EXERCISE BRIEF:
Return all lines from the entries below in which the word "those" is present.

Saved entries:
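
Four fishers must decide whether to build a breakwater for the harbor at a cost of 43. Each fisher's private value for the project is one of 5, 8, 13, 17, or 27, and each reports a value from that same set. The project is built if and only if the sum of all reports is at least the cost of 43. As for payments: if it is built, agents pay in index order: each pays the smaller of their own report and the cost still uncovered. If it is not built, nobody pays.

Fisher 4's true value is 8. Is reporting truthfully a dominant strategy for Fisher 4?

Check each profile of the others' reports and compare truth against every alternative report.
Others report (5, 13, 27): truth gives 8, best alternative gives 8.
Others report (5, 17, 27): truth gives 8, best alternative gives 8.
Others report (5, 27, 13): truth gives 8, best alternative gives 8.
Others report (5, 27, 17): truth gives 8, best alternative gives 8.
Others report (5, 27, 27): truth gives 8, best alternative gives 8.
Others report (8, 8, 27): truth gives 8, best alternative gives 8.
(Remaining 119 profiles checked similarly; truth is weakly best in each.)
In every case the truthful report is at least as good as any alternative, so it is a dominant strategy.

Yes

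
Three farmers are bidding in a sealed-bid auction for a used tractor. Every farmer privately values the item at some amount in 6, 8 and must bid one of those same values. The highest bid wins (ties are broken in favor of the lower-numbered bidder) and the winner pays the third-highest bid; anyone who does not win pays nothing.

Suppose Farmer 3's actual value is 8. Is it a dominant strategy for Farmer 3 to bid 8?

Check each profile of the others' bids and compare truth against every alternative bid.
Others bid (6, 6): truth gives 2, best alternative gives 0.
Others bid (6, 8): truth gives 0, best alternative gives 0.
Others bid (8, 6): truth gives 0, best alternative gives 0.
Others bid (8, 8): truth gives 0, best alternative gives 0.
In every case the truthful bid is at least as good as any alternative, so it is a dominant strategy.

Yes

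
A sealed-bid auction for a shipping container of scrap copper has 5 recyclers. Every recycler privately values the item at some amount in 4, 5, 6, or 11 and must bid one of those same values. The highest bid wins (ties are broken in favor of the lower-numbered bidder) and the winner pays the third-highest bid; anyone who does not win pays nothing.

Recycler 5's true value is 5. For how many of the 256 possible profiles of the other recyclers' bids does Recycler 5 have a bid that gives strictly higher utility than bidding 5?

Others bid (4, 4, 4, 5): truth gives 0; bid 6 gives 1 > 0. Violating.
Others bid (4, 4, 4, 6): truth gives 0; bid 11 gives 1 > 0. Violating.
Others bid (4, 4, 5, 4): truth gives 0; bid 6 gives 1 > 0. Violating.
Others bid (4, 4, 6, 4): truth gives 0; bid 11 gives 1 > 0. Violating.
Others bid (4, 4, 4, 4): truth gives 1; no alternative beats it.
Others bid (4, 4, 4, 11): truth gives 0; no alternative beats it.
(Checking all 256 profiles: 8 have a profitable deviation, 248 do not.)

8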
==
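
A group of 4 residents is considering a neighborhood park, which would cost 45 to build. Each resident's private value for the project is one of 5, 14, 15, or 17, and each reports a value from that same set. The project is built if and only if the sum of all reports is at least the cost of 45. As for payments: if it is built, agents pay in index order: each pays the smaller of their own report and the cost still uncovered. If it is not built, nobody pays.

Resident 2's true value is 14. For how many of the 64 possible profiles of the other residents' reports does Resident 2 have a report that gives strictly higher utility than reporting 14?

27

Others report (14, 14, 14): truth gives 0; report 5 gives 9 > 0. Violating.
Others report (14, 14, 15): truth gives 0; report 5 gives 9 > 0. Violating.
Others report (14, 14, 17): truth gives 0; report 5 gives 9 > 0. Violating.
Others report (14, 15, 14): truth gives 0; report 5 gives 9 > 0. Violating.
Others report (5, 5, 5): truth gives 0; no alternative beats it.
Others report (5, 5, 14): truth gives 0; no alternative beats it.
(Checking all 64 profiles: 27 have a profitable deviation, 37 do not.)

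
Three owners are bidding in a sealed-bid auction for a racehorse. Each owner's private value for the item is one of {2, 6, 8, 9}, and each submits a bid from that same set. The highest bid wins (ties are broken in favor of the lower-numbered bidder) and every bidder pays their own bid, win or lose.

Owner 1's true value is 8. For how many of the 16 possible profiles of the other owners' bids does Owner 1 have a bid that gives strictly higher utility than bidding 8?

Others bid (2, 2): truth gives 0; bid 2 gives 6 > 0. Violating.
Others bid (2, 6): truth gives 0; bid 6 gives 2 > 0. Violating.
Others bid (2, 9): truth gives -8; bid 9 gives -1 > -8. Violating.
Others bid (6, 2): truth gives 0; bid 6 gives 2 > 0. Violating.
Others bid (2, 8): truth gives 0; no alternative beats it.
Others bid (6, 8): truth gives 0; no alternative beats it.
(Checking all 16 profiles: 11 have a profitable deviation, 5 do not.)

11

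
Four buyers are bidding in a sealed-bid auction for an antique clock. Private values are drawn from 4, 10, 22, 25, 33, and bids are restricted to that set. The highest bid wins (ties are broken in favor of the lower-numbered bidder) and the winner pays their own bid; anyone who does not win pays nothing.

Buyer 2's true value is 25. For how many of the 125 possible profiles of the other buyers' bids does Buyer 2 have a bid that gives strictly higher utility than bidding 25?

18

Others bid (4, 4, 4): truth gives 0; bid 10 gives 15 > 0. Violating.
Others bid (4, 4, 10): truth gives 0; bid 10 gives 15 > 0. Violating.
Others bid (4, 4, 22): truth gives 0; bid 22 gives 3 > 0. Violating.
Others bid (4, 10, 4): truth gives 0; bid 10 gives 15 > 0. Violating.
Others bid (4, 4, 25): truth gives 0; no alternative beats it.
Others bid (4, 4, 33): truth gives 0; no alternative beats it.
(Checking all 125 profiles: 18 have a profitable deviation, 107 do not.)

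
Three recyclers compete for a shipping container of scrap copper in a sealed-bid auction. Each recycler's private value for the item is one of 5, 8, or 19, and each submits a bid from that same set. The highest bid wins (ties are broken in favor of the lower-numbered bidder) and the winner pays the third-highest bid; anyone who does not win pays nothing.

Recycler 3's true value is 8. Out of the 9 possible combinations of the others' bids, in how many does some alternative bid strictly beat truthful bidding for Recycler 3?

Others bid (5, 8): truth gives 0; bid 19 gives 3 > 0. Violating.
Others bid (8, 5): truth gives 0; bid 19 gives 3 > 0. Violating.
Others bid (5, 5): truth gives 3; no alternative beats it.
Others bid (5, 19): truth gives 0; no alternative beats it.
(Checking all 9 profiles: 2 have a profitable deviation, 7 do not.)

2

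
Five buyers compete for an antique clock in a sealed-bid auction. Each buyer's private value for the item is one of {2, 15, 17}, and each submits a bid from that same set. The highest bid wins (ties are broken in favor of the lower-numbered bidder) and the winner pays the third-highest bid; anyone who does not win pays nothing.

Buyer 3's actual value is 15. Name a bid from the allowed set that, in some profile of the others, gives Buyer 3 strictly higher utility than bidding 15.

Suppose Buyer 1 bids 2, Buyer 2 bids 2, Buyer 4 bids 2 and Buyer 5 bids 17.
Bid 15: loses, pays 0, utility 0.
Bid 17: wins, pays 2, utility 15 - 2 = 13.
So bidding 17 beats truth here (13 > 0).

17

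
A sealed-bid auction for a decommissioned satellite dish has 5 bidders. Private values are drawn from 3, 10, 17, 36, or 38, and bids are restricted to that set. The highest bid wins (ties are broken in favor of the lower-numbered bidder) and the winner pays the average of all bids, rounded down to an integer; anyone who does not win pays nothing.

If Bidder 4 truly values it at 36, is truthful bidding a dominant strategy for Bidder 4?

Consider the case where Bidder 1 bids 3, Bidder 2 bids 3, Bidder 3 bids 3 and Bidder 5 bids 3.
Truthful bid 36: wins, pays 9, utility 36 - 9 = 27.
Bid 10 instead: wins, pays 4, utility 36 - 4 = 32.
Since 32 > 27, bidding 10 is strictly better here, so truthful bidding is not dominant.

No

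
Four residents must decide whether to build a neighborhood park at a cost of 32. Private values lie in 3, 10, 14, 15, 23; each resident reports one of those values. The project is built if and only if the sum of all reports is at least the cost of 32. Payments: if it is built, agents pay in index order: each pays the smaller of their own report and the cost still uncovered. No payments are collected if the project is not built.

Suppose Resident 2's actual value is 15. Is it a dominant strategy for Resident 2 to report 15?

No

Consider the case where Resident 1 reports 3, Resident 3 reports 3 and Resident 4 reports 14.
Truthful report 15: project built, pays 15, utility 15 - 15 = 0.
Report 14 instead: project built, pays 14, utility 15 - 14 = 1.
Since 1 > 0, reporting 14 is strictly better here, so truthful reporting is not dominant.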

EXERCISE RESULT:
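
Three farmers are bidding in a sealed-bid auction for a used tractor. Every farmer privately values the item at some amount in 6, 8 and must bid one of those same values. The highest bid wins (ties are broken in favor of the lower-numbered bidder) and the winner pays the third-highest bid; anyone who does not win pays nothing.
A sealed-bid auction for a shipping container of scrap copper has 5 recyclers. Every recycler privately values the item at some amount in 4, 5, 6, or 11 and must bid one of those same values. The highest bid wins (ties are broken in favor of the lower-numbered bidder) and the winner pays the third-highest bid; anyone who does not win pays nothing.
Four residents must decide whether to build a neighborhood park at a cost of 32. Private values lie in 3, 10, 14, 15, 23; each resident reports one of those values. The project is built if and only if the sum of all reports is at least the cost of 32. Payments: if it is built, agents pay in index order: each pays the smaller of their own report and the cost still uncovered. No payments are collected if the project is not built.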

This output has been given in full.